WORK ITEM
Please copy each line of the listing that includes the string "system".
-------------------------
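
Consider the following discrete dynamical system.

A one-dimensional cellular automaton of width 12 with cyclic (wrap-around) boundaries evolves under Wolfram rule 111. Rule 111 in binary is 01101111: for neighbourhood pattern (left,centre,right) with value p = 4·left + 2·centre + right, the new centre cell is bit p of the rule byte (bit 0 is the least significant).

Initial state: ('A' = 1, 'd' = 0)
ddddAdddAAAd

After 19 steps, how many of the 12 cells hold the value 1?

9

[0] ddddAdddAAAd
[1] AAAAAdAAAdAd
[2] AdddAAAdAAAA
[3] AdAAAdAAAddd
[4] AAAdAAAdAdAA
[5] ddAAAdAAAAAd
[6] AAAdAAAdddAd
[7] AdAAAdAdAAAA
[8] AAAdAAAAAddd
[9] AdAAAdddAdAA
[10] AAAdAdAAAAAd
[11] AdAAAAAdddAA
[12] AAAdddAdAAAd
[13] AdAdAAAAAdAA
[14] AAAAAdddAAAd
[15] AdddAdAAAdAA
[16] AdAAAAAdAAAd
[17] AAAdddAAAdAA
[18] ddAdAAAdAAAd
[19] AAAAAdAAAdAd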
-------------------------
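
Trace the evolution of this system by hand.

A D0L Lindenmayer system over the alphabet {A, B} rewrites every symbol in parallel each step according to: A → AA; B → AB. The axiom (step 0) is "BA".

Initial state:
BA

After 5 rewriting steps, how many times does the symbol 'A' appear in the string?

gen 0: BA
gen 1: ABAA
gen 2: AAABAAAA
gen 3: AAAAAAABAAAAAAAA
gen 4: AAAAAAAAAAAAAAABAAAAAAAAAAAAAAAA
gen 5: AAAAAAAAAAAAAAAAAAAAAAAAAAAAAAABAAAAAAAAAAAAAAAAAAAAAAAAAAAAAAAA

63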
-------------------------
RESPONSE BOX
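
Consider the following discrete dynamical system.
Trace the evolution of this system by hand.
A D0L Lindenmayer system over the alphabet {A, B} rewrites every symbol in parallel each step according to: A → AA; B → AB. The axiom (step 0) is "BA".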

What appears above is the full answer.